> [WHAT THE TASK REQUIRES] Each line of the data below from the one holding "0.24 m. Each" to the one holding "0.2 m, forearm", inclusive, is to be reproduced exactly; no other line belongs in the answer.

***** ENTRIES PROVIDED *****

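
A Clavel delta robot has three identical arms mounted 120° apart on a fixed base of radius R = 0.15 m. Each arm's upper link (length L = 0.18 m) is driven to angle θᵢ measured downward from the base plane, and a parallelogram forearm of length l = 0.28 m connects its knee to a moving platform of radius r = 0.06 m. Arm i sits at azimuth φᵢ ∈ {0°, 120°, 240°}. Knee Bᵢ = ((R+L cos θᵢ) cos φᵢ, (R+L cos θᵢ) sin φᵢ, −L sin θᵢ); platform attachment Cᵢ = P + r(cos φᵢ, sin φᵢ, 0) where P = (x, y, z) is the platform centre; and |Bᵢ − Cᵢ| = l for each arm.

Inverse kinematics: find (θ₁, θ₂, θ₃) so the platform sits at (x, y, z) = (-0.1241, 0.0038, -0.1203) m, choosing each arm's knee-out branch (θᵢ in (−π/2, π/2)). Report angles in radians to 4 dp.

θ₁ = 1.2216, θ₂ = -0.2616, θ₃ = -0.1744

rotate P by −φ1: (-0.1241, 0.0038, -0.1203)
  A=0.2141, B=-0.1203, C=(l²−L²−A²−y'²−z²)/(2L)=-0.0398
  θ1 = atan2(B,A) + arccos(C/0.2456) = 1.2216
φ2=120.0° → target in arm frame (0.0653, 0.1056)
  A=0.0247, B=-0.1203, C=(l²−L²−A²−y'²−z²)/(2L)=0.0549
  γ=atan2(-0.1203,0.0247)=-1.3686;  ψ=arccos(0.4473)=1.1071;  θ2=γ+ψ≈-0.2616
rotate P by −φ3: (0.0588, -0.1094, -0.1203)
  A=0.0312, B=-0.1203, C=(l²−L²−A²−y'²−z²)/(2L)=0.0516
  √(A²+B²)=0.1243;  θ3 = -1.3167+1.1424 ≈ -0.1744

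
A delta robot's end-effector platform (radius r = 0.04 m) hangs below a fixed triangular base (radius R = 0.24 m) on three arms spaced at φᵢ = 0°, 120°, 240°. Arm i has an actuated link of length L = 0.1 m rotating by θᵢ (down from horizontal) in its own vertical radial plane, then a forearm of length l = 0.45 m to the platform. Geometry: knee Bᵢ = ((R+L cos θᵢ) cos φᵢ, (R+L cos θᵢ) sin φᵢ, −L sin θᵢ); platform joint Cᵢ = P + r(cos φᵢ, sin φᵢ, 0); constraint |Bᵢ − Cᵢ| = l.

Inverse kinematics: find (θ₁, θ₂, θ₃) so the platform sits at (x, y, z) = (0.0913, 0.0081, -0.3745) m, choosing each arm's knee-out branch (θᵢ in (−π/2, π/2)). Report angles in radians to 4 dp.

θ₁ = -0.2616, θ₂ = 0.6984, θ₃ = 0.7853

rotate P by −φ1: (0.0913, 0.0081, -0.3745)
  A=0.1087, B=-0.3745, C=(l²−L²−A²−y'²−z²)/(2L)=0.2018
  θ1 = atan2(B,A) + arccos(C/0.3900) = -0.2616
φ2=120.0° → target in arm frame (-0.0386, -0.0831)
  A=0.2386, B=-0.3745, C=(l²−L²−A²−y'²−z²)/(2L)=-0.0580
  √(A²+B²)=0.4441;  θ2 = -1.0035+1.7018 ≈ 0.6984
rotate P by −φ3: (-0.0527, 0.0750, -0.3745)
  A=0.2527, B=-0.3745, C=(l²−L²−A²−y'²−z²)/(2L)=-0.0861
  θ3 = atan2(B,A) + arccos(C/0.4518) = 0.7853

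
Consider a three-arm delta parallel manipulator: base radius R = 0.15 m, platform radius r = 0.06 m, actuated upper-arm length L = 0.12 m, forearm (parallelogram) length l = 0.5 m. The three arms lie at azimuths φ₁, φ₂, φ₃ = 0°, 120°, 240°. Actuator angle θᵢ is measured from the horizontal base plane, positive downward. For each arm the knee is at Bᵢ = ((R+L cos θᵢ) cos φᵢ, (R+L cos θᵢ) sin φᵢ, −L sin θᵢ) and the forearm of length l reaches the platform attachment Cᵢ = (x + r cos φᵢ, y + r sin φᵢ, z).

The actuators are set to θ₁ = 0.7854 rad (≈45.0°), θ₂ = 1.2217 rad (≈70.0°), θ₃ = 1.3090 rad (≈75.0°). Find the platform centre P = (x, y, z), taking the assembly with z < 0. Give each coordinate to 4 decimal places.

φ1=0.0°: virtual centre (0.1749, 0.0000, -0.0849), radius l
φ2=120.0°: virtual centre (-0.0655, 0.1135, -0.1128), radius l
φ3=240.0°: virtual centre (-0.0605, -0.1048, -0.1159), radius l
|O₂|²−|O₁|² = -0.0079;  |O₃|²−|O₁|² = -0.0097
[-0.4808 0.2270 -0.0558]·P = -0.0079;  [-0.4708 -0.2097 -0.0621]·P = -0.0097
Cramer: x(z) = 0.0185-0.1243z;  y(z) = 0.0045-0.0173z
sphere 1 gives Az²+Bz+C=0 with A=1.0157, B=0.2084, C=-0.2183;  B²−4AC=0.9306;  roots -0.5774, 0.3723;  negative root z = -0.5774
x = 0.0903, y = 0.0145

(0.0903, 0.0145, -0.5774)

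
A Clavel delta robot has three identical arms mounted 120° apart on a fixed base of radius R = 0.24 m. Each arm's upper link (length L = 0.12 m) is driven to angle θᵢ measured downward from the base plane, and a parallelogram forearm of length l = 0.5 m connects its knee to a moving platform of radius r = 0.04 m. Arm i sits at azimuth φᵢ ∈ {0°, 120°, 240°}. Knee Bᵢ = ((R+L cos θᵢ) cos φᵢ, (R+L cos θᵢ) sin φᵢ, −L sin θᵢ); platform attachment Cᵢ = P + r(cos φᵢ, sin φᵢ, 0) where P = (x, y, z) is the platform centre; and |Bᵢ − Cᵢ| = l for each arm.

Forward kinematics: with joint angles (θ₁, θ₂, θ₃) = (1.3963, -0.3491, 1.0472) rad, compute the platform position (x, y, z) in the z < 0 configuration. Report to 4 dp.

(-0.1323, 0.1434, -0.4418)

φ1=0.0°: virtual centre (0.2208, 0.0000, -0.1182), radius l
centre 2 = (0.3128·cos120.0°, 0.3128·sin120.0°, 0.0410) = (-0.1564, 0.2709, 0.0410)
centre 3 = (0.2600·cos240.0°, 0.2600·sin240.0°, -0.1039) = (-0.1300, -0.2252, -0.1039)
eliminate P² terms by subtracting sphere 1 from 2 and 3
[-0.7544 0.5417 0.3184]·P = 0.0368;  [-0.7017 -0.4503 0.0285]·P = 0.0157
det = 0.7199;  x = -0.0348+0.2207z,  y = 0.0194+-0.2805z
quadratic in z: (1.1274)z²+(0.1126)z+(-0.1703)=0, √Δ=0.8836 → z ∈ {-0.4418, 0.3419}; z = -0.4418 (taking z<0)
x = -0.1323, y = 0.1434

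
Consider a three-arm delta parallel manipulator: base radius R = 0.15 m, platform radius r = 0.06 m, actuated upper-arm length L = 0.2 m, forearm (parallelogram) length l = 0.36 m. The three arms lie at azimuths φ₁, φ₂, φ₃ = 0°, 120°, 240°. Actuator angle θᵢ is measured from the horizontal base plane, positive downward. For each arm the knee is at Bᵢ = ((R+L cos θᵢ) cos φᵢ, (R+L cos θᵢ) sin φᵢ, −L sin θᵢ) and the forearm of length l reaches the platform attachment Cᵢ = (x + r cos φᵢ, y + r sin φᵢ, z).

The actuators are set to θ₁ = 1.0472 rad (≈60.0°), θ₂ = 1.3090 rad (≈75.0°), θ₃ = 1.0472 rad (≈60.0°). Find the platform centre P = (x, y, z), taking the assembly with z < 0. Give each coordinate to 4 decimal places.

arm 1 at φ=0.0°: ρ1 = 0.1900;  O1 = (0.1900, 0.0000, -0.1732)
O2 = (0.1418·cos120.0°, 0.1418·sin120.0°, -0.1932) = (-0.0709, 0.1228, -0.1932)
O3 = (0.1900·cos240.0°, 0.1900·sin240.0°, -0.1732) = (-0.0950, -0.1645, -0.1732)
subtract pairs → two planes through P
linear system: -0.5218x+0.2455y = -0.0087−-0.0400z; -0.5700x+-0.3291y = 0.0000−0.0000z
det = 0.3117;  x = 0.0092+-0.0422z,  y = -0.0159+0.0731z
into |P−O₁|² = l²: 1.0071z² + 0.3593z + -0.0666 = 0;  Δ = 0.3976;  z = -0.4915 or 0.1347 → z<0 root = -0.4915
x = 0.0299, y = -0.0518

(0.0299, -0.0518, -0.4915)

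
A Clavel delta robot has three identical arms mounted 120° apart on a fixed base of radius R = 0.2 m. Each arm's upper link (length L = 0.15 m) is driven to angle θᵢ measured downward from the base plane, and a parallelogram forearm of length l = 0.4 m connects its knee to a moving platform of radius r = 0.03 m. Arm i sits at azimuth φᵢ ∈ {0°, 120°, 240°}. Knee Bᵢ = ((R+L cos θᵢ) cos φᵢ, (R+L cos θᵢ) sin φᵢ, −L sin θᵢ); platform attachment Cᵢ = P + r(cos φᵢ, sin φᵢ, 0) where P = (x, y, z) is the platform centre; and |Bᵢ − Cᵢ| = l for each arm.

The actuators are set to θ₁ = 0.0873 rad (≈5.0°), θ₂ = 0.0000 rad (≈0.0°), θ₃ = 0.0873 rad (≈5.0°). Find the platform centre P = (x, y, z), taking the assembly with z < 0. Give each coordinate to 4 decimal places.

φ1=0.0°: virtual centre (0.3194, 0.0000, -0.0131), radius l
O2 = (0.3200·cos120.0°, 0.3200·sin120.0°, 0.0000) = (-0.1600, 0.2771, 0.0000)
φ3=240.0°: virtual centre (-0.1597, -0.2766, -0.0131), radius l
eliminate P² terms by subtracting sphere 1 from 2 and 3
plane₁₂: -0.9589x+0.5543y+0.0262z = 0.0002
det = 1.0616;  x = -0.0001+0.0136z,  y = 0.0002+-0.0236z
into |P−O₁|² = l²: 1.0007z² + 0.0174z + -0.0577 = 0;  Δ = 0.2314;  z = -0.2491 or 0.2316 → z<0 root = -0.2491
x = -0.0035, y = 0.0061

(-0.0035, 0.0061, -0.2491)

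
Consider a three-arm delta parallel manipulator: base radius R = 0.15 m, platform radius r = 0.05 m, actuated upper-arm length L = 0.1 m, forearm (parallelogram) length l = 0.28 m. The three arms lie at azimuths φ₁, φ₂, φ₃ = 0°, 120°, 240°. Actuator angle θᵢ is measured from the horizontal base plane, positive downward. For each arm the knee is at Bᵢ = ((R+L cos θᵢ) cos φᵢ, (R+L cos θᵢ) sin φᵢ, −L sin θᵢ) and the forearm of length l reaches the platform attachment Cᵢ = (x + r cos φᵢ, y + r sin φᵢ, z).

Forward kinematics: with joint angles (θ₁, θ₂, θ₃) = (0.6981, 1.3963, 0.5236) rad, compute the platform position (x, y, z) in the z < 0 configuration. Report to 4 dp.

arm 1 at φ=0.0°: e+L cos θ1 = 0.1766;  centre 1 = (0.1766, 0.0000, -0.0643)
arm 2 at φ=120.0°: e+L cos θ2 = 0.1174;  centre 2 = (-0.0587, 0.1016, -0.0985)
φ3=240.0°: virtual centre (-0.0933, -0.1616, -0.0500), radius l
eliminate P² terms by subtracting sphere 1 from 2 and 3
linear system: -0.4706x+0.2033y = -0.0118−-0.0684z; -0.5398x+-0.3232y = 0.0020−0.0286z
det = 0.2618;  x = 0.0131+-0.0623z,  y = -0.0280+0.1924z
quadratic in z: (1.0409)z²+(0.1381)z+(-0.0467)=0, √Δ=0.4623 → z ∈ {-0.2884, 0.1557}; z = -0.2884 (taking z<0)
x = 0.0310, y = -0.0835

(0.0310, -0.0835, -0.2884)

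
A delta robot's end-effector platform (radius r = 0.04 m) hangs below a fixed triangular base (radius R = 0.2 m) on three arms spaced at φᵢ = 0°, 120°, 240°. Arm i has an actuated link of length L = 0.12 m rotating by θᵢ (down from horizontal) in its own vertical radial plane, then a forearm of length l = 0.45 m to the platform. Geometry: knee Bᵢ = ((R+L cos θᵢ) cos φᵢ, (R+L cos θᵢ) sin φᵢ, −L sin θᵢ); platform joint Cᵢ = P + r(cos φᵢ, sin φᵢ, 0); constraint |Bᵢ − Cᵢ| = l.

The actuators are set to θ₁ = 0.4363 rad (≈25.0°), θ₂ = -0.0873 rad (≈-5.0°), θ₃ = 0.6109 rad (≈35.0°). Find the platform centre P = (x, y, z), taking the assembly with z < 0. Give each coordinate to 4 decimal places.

(-0.0192, 0.0730, -0.3888)

arm 1 at φ=0.0°: (R−r)+L cos θ1 = 0.2688;  S1 = (0.2688, 0.0000, -0.0507)
arm 2 at φ=120.0°: (R−r)+L cos θ2 = 0.2795;  S2 = (-0.1398, 0.2421, 0.0105)
φ3=240.0°: virtual centre (-0.1291, -0.2237, -0.0688), radius l
eliminate P² terms by subtracting sphere 1 from 2 and 3
plane₁₂: -0.8171x+0.4842y+0.1223z = 0.0035
Cramer: x(z) = 0.0001+0.0495z;  y(z) = 0.0073-0.1691z
quadratic in z: (1.0311)z²+(0.0723)z+(-0.1277)=0, √Δ=0.7293 → z ∈ {-0.3888, 0.3186}; z = -0.3888 (taking z<0)
x = -0.0192, y = 0.0730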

*****

> [WRITTEN ANSWER]
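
A Clavel delta robot has three identical arms mounted 120° apart on a fixed base of radius R = 0.24 m. Each arm's upper link (length L = 0.12 m) is driven to angle θᵢ measured downward from the base plane, and a parallelogram forearm of length l = 0.5 m connects its knee to a moving platform of radius r = 0.04 m. Arm i sits at azimuth φᵢ ∈ {0°, 120°, 240°}. Knee Bᵢ = ((R+L cos θᵢ) cos φᵢ, (R+L cos θᵢ) sin φᵢ, −L sin θᵢ); platform attachment Cᵢ = P + r(cos φᵢ, sin φᵢ, 0) where P = (x, y, z) is the platform centre; and |Bᵢ − Cᵢ| = l for each arm.

Forward kinematics: with joint angles (θ₁, θ₂, θ₃) = (1.3963, -0.3491, 1.0472) rad, compute the platform position (x, y, z) in the z < 0 configuration. Report to 4 dp.

(-0.1323, 0.1434, -0.4418)

φ1=0.0°: virtual centre (0.2208, 0.0000, -0.1182), radius l
centre 2 = (0.3128·cos120.0°, 0.3128·sin120.0°, 0.0410) = (-0.1564, 0.2709, 0.0410)
centre 3 = (0.2600·cos240.0°, 0.2600·sin240.0°, -0.1039) = (-0.1300, -0.2252, -0.1039)
eliminate P² terms by subtracting sphere 1 from 2 and 3
[-0.7544 0.5417 0.3184]·P = 0.0368;  [-0.7017 -0.4503 0.0285]·P = 0.0157
det = 0.7199;  x = -0.0348+0.2207z,  y = 0.0194+-0.2805z
quadratic in z: (1.1274)z²+(0.1126)z+(-0.1703)=0, √Δ=0.8836 → z ∈ {-0.4418, 0.3419}; z = -0.4418 (taking z<0)
x = -0.1323, y = 0.1434

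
Consider a three-arm delta parallel manipulator: base radius R = 0.15 m, platform radius r = 0.06 m, actuated upper-arm length L = 0.2 m, forearm (parallelogram) length l = 0.36 m. The three arms lie at azimuths φ₁, φ₂, φ₃ = 0°, 120°, 240°. Actuator angle θᵢ is measured from the horizontal base plane, positive downward. For each arm the knee is at Bᵢ = ((R+L cos θᵢ) cos φᵢ, (R+L cos θᵢ) sin φᵢ, −L sin θᵢ) and the forearm of length l reaches the platform attachment Cᵢ = (x + r cos φᵢ, y + r sin φᵢ, z).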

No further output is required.